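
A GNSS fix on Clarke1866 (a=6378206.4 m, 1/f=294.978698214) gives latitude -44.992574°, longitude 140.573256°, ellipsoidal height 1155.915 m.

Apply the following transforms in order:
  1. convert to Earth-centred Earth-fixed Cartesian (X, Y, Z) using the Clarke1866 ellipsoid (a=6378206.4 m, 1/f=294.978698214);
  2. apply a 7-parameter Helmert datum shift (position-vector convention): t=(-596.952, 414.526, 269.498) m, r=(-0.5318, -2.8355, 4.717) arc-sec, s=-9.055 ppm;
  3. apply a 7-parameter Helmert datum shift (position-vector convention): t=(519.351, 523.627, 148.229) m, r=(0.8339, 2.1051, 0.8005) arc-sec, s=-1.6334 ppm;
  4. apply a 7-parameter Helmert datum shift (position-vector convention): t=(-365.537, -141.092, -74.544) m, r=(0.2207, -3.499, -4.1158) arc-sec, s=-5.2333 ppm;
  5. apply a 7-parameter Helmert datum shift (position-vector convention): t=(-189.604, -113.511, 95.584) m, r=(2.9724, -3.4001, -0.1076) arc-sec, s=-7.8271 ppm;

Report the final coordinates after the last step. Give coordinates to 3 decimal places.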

» TASK
With the line containing "3. apply a 7-parameter" as the first and the final line of the records as the last, copy that span exactly and nothing more.

» EXERCISE OUTPUT
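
  3. apply a 7-parameter Helmert datum shift (position-vector convention): t=(519.351, 523.627, 148.229) m, r=(0.8339, 2.1051, 0.8005) arc-sec, s=-1.6334 ppm;
  4. apply a 7-parameter Helmert datum shift (position-vector convention): t=(-365.537, -141.092, -74.544) m, r=(0.2207, -3.499, -4.1158) arc-sec, s=-5.2333 ppm;
  5. apply a 7-parameter Helmert datum shift (position-vector convention): t=(-189.604, -113.511, 95.584) m, r=(2.9724, -3.4001, -0.1076) arc-sec, s=-7.8271 ppm;

Report the final coordinates after the last step. Give coordinates to 3 decimal places.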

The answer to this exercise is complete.